Dataset records below:

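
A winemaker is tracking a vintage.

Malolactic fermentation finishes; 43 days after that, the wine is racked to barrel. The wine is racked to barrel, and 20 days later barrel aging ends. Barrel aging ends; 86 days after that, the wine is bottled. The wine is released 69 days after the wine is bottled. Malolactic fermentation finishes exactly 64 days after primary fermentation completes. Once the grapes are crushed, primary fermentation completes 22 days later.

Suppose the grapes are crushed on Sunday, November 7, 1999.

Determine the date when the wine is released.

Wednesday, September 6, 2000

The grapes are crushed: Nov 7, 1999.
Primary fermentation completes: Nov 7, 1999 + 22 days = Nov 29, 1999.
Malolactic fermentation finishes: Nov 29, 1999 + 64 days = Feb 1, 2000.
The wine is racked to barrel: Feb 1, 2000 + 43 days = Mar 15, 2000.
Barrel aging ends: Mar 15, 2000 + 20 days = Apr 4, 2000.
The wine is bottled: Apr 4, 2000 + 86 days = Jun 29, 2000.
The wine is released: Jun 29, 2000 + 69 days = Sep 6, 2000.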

End of Dataset records.
Dataset records below:

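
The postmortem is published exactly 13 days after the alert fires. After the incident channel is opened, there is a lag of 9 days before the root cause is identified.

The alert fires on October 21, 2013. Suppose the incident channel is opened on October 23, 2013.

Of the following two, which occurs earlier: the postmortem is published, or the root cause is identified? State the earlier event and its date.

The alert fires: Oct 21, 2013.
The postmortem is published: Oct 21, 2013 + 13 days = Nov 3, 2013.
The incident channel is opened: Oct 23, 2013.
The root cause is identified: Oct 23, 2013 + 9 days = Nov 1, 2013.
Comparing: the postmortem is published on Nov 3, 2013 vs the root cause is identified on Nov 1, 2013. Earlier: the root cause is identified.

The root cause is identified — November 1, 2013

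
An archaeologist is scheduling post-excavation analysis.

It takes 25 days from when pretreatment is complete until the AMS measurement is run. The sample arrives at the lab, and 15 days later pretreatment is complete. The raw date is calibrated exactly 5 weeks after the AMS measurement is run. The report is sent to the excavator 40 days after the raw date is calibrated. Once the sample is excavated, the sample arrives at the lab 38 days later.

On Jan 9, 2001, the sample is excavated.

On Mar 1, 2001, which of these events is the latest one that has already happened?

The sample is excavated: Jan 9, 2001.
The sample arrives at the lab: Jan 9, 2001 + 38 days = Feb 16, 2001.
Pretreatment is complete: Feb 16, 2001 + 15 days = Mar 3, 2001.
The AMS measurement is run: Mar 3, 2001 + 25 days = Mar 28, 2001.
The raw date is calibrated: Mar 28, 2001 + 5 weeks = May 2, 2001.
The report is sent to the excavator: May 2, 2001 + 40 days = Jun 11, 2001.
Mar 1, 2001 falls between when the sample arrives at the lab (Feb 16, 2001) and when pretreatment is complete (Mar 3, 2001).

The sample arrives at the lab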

End of Dataset records.

→ Exercise brief: Lines containing the word "Suppose" are to be pulled from the records and copied.

→ Response for this exercise:
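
Suppose the grapes are crushed on Sunday, November 7, 1999.
The alert fires on October 21, 2013. Suppose the incident channel is opened on October 23, 2013.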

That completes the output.